Copy out every line holding the string "does" from the records below.

····················

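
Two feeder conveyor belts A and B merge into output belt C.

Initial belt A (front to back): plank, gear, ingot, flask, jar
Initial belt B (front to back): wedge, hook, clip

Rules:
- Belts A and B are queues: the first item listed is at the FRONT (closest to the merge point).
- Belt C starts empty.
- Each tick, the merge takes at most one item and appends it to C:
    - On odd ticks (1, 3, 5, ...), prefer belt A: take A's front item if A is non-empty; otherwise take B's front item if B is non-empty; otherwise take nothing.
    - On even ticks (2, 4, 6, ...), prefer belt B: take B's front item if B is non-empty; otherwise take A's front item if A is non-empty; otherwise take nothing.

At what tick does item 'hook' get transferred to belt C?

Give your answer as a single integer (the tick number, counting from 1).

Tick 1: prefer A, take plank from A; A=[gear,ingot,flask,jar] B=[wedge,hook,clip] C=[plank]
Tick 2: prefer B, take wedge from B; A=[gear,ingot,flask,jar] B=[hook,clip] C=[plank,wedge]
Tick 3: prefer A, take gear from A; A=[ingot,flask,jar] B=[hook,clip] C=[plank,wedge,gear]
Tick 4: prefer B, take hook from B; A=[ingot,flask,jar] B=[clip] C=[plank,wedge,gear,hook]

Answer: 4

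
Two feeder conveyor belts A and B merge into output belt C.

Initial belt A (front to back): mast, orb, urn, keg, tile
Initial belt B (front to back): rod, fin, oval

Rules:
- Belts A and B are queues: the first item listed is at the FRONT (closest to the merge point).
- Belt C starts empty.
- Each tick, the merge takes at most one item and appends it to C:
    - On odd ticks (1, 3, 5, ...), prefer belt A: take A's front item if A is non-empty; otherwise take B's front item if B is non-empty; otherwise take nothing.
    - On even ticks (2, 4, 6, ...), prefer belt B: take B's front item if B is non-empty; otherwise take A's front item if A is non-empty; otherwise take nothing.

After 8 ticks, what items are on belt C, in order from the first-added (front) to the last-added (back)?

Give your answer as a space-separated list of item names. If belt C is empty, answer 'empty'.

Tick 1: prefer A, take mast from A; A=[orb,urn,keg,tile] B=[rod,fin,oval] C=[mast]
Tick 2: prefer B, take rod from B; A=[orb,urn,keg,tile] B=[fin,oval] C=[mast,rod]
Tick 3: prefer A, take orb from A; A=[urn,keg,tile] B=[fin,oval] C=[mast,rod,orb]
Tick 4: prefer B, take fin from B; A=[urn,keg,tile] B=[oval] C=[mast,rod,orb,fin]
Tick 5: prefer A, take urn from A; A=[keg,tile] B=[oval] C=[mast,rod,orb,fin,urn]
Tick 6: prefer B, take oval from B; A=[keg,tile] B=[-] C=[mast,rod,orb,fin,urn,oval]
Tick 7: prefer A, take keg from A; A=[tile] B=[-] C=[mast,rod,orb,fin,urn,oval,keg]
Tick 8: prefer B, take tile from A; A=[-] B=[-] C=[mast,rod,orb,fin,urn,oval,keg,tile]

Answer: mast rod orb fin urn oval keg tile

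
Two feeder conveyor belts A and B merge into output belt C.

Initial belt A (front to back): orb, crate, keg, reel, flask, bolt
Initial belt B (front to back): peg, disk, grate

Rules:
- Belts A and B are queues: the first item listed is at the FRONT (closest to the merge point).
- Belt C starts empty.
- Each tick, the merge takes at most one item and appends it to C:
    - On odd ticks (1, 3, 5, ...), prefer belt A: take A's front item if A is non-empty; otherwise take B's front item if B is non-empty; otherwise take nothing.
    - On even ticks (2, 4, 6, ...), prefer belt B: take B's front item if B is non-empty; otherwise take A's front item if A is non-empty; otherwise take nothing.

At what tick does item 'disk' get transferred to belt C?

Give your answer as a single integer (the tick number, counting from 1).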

····················

- [TASK ANSWER]:
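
At what tick does item 'hook' get transferred to belt C?
At what tick does item 'disk' get transferred to belt C?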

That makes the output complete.